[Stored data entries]

────────

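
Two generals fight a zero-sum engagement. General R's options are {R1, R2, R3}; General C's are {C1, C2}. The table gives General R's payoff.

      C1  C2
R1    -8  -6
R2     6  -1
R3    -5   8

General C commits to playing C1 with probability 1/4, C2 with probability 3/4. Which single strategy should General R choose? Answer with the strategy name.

Expected payoff of R1: (1/4)·(-8) + (3/4)·(-6) = -13/2.
Expected payoff of R2: (1/4)·6 + (3/4)·(-1) = 3/4.
Expected payoff of R3: (1/4)·(-5) + (3/4)·8 = 19/4.
The largest is 19/4, so General R's best response is R3.

R3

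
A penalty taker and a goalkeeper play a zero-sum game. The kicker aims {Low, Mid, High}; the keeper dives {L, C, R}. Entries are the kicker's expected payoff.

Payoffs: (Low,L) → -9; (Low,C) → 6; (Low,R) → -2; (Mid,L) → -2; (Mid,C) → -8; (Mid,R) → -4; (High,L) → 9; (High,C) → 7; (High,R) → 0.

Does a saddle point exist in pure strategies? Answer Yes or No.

Row minima: Low → -9, Mid → -8, High → 0; maximin = 0.
Column maxima: L → 9, C → 7, R → 0; minimax = 0.
maximin = minimax = 0, so a saddle point exists.

Yes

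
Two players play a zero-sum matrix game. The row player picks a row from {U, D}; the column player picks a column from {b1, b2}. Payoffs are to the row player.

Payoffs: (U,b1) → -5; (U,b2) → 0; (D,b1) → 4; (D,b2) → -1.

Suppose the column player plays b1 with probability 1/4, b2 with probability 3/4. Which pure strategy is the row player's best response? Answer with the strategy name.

D

Expected payoff of U: (1/4)·(-5) + (3/4)·0 = -5/4.
Expected payoff of D: (1/4)·4 + (3/4)·(-1) = 1/4.
The largest is 1/4, so the row player's best response is D.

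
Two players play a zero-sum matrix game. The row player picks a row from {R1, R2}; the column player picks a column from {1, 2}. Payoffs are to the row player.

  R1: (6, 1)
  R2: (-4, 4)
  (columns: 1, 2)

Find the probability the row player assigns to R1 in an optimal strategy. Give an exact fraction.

8/13

Row minima: R1 → 1, R2 → -4; maximin = 1.
Column maxima: 1 → 6, 2 → 4; minimax = 4.
1 ≠ 4, so there is no saddle point; optimal play is mixed.
Let the row player play R1 with probability p. Expected payoff against 1: 6p + (-4)(1−p) = 10p − 4; against 2: 1p + 4(1−p) = −3p + 4.
Setting these equal: 10p − 4 = −3p + 4 ⇒ 13p = 8 ⇒ p = 8/13, and the value is (10)·(8/13) − 4 = 28/13.
For the column player: with q = P(1), equating R1's and R2's payoffs gives 5q + 1 = −8q + 4 ⇒ q = 3/13.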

────────

(Your assignment) For this exercise, transcribe all the records exactly.

(Reply)
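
Two generals fight a zero-sum engagement. General R's options are {R1, R2, R3}; General C's are {C1, C2}. The table gives General R's payoff.

      C1  C2
R1    -8  -6
R2     6  -1
R3    -5   8

General C commits to playing C1 with probability 1/4, C2 with probability 3/4. Which single strategy should General R choose? Answer with the strategy name.

Expected payoff of R1: (1/4)·(-8) + (3/4)·(-6) = -13/2.
Expected payoff of R2: (1/4)·6 + (3/4)·(-1) = 3/4.
Expected payoff of R3: (1/4)·(-5) + (3/4)·8 = 19/4.
The largest is 19/4, so General R's best response is R3.

R3

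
A penalty taker and a goalkeeper play a zero-sum game. The kicker aims {Low, Mid, High}; the keeper dives {L, C, R}. Entries are the kicker's expected payoff.

Payoffs: (Low,L) → -9; (Low,C) → 6; (Low,R) → -2; (Mid,L) → -2; (Mid,C) → -8; (Mid,R) → -4; (High,L) → 9; (High,C) → 7; (High,R) → 0.

Does a saddle point exist in pure strategies? Answer Yes or No.

Row minima: Low → -9, Mid → -8, High → 0; maximin = 0.
Column maxima: L → 9, C → 7, R → 0; minimax = 0.
maximin = minimax = 0, so a saddle point exists.

Yes

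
Two players play a zero-sum matrix game. The row player picks a row from {U, D}; the column player picks a column from {b1, b2}. Payoffs are to the row player.

Payoffs: (U,b1) → -5; (U,b2) → 0; (D,b1) → 4; (D,b2) → -1.

Suppose the column player plays b1 with probability 1/4, b2 with probability 3/4. Which pure strategy is the row player's best response? Answer with the strategy name.

D

Expected payoff of U: (1/4)·(-5) + (3/4)·0 = -5/4.
Expected payoff of D: (1/4)·4 + (3/4)·(-1) = 1/4.
The largest is 1/4, so the row player's best response is D.

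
Two players play a zero-sum matrix game. The row player picks a row from {R1, R2}; the column player picks a column from {1, 2}. Payoffs are to the row player.

  R1: (6, 1)
  R2: (-4, 4)
  (columns: 1, 2)

Find the probability the row player assigns to R1 in an optimal strategy. Give an exact fraction.

8/13

Row minima: R1 → 1, R2 → -4; maximin = 1.
Column maxima: 1 → 6, 2 → 4; minimax = 4.
1 ≠ 4, so there is no saddle point; optimal play is mixed.
Let the row player play R1 with probability p. Expected payoff against 1: 6p + (-4)(1−p) = 10p − 4; against 2: 1p + 4(1−p) = −3p + 4.
Setting these equal: 10p − 4 = −3p + 4 ⇒ 13p = 8 ⇒ p = 8/13, and the value is (10)·(8/13) − 4 = 28/13.
For the column player: with q = P(1), equating R1's and R2's payoffs gives 5q + 1 = −8q + 4 ⇒ q = 3/13.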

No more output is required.